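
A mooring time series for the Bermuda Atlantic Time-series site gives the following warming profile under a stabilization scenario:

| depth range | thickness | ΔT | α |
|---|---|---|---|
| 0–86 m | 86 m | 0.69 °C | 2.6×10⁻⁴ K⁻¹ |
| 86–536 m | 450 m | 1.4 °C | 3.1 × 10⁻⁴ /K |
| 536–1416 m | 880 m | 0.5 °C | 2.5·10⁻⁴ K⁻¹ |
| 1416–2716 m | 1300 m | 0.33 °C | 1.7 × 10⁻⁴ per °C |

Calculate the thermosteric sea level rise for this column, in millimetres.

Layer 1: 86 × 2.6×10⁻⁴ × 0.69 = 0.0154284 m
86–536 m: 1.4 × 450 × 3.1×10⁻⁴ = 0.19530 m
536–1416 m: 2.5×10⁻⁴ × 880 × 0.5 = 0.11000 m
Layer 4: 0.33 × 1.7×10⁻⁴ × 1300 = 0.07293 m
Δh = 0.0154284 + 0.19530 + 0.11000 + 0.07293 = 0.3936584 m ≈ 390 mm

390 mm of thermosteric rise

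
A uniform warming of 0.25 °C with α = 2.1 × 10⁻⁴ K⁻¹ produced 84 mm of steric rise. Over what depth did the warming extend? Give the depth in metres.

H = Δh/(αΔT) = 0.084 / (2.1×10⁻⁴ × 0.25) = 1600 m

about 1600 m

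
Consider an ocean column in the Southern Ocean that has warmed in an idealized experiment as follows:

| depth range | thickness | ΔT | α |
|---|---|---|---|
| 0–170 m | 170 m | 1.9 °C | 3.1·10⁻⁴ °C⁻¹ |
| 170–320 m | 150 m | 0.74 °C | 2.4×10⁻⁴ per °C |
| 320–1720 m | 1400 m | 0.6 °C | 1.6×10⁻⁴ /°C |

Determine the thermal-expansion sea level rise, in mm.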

Work item - Restate word for word the lines running from the line that holds "1.7 × 10⁻⁴ per °C |" to the final line of the entries.

Task output -
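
| 1416–2716 m | 1300 m | 0.33 °C | 1.7 × 10⁻⁴ per °C |

Calculate the thermosteric sea level rise for this column, in millimetres.

Layer 1: 86 × 2.6×10⁻⁴ × 0.69 = 0.0154284 m
86–536 m: 1.4 × 450 × 3.1×10⁻⁴ = 0.19530 m
536–1416 m: 2.5×10⁻⁴ × 880 × 0.5 = 0.11000 m
Layer 4: 0.33 × 1.7×10⁻⁴ × 1300 = 0.07293 m
Δh = 0.0154284 + 0.19530 + 0.11000 + 0.07293 = 0.3936584 m ≈ 390 mm

390 mm of thermosteric rise

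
A uniform warming of 0.25 °C with α = 2.1 × 10⁻⁴ K⁻¹ produced 84 mm of steric rise. Over what depth did the warming extend? Give the depth in metres.

H = Δh/(αΔT) = 0.084 / (2.1×10⁻⁴ × 0.25) = 1600 m

about 1600 m

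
Consider an ocean column in the Southern Ocean that has warmed in an idealized experiment as follows:

| depth range | thickness | ΔT | α |
|---|---|---|---|
| 0–170 m | 170 m | 1.9 °C | 3.1·10⁻⁴ °C⁻¹ |
| 170–320 m | 150 m | 0.74 °C | 2.4×10⁻⁴ per °C |
| 320–1720 m | 1400 m | 0.6 °C | 1.6×10⁻⁴ /°C |

Determine the thermal-expansion sea level rise, in mm.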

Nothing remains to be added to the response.